YOUR INSTRUCTIONS: Find the lines in the records that carry the word "reflected". Copy each one.

:: DATASET ENTRIES ::

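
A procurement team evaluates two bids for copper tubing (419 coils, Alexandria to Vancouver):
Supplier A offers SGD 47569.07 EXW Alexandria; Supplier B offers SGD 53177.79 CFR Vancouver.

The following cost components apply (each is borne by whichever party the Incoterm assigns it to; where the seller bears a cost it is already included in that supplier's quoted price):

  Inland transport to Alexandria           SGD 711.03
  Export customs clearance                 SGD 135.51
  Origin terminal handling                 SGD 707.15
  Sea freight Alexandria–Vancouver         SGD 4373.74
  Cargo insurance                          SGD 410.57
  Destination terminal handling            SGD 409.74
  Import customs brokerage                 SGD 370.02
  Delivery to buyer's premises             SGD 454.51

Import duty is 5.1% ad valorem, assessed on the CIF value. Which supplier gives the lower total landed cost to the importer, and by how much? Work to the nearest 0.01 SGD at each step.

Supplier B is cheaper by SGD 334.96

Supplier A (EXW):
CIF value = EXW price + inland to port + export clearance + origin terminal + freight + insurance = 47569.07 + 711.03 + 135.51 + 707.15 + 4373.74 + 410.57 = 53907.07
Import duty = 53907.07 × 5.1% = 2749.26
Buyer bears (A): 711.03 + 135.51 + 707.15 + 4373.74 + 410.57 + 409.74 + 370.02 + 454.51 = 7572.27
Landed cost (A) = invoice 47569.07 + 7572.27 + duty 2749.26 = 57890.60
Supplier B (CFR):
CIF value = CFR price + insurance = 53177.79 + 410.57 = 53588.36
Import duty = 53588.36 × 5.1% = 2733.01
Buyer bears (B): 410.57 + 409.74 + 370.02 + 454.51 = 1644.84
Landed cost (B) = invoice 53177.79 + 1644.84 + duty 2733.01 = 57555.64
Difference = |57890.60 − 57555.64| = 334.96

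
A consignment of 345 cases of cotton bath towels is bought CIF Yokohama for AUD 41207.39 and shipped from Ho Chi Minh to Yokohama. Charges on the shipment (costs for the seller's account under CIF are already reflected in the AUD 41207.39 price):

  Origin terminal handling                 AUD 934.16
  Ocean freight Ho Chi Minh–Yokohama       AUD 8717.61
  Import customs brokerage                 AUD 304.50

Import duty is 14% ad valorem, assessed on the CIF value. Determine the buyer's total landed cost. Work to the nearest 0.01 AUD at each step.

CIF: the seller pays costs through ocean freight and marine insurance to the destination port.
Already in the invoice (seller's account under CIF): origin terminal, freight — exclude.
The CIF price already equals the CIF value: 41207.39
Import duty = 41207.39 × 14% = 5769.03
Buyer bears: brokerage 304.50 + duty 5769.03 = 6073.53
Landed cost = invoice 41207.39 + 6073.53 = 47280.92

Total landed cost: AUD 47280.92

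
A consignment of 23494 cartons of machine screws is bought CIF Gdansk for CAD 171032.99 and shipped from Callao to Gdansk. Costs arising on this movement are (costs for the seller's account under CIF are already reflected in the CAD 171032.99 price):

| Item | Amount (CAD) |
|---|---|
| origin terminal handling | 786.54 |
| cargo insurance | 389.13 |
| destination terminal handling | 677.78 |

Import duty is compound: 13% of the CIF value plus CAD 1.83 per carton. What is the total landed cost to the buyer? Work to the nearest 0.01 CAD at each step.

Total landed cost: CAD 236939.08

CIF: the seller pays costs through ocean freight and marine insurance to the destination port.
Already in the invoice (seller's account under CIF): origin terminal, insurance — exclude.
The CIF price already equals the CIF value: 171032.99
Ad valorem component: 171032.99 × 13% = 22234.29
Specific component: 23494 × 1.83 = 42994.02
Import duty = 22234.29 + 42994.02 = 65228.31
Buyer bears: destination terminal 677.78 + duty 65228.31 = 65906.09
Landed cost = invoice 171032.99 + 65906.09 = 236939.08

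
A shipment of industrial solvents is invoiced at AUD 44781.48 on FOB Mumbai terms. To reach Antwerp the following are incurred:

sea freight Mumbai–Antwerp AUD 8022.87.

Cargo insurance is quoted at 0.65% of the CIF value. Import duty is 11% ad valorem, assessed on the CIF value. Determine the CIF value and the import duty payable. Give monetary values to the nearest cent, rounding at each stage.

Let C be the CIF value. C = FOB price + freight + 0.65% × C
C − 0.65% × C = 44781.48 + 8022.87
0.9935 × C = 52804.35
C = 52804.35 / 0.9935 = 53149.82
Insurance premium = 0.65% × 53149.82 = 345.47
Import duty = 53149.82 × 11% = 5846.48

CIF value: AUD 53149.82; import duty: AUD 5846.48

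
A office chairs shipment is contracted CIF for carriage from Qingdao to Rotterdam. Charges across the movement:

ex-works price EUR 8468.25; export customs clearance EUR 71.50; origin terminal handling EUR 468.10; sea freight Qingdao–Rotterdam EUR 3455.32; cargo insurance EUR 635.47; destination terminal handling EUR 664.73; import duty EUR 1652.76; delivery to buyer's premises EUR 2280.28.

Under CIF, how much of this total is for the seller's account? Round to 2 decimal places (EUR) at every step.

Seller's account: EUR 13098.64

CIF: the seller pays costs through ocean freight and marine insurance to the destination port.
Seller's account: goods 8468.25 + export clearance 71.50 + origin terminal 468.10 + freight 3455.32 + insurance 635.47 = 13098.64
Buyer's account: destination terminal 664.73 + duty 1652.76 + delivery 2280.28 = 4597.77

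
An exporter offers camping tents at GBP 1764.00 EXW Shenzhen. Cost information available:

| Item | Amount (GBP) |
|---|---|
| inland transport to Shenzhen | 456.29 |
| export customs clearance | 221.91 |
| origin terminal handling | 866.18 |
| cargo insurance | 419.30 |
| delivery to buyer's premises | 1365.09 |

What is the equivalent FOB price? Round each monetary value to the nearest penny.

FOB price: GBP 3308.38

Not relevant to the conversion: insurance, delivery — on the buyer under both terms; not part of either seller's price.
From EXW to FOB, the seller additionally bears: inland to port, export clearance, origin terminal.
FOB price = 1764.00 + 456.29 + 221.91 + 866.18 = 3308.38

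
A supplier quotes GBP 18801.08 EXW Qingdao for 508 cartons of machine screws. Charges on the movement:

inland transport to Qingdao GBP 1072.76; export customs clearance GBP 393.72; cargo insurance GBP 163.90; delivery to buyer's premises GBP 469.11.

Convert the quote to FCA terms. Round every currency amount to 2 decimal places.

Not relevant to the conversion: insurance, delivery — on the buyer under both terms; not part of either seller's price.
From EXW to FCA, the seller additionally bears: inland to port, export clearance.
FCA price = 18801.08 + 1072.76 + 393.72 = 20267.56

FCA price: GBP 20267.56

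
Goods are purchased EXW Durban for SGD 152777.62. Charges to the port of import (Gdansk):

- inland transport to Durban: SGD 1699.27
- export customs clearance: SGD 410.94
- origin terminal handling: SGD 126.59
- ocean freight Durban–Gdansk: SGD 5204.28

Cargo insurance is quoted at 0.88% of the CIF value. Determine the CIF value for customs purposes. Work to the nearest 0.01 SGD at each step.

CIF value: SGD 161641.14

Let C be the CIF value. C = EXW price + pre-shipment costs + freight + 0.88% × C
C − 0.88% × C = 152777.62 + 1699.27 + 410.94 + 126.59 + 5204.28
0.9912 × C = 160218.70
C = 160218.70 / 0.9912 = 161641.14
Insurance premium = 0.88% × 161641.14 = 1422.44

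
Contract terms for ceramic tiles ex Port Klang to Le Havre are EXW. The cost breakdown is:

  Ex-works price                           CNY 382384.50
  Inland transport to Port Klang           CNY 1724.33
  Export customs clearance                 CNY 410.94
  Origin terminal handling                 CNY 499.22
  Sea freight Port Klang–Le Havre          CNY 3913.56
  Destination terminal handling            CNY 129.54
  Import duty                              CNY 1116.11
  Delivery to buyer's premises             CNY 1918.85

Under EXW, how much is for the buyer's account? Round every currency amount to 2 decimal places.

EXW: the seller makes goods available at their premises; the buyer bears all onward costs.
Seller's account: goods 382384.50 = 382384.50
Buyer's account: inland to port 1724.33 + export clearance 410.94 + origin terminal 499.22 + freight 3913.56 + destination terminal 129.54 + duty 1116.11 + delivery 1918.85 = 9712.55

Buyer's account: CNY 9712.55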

:::

RESULT BELOW:
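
A consignment of 345 cases of cotton bath towels is bought CIF Yokohama for AUD 41207.39 and shipped from Ho Chi Minh to Yokohama. Charges on the shipment (costs for the seller's account under CIF are already reflected in the AUD 41207.39 price):
A consignment of 23494 cartons of machine screws is bought CIF Gdansk for CAD 171032.99 and shipped from Callao to Gdansk. Costs arising on this movement are (costs for the seller's account under CIF are already reflected in the CAD 171032.99 price):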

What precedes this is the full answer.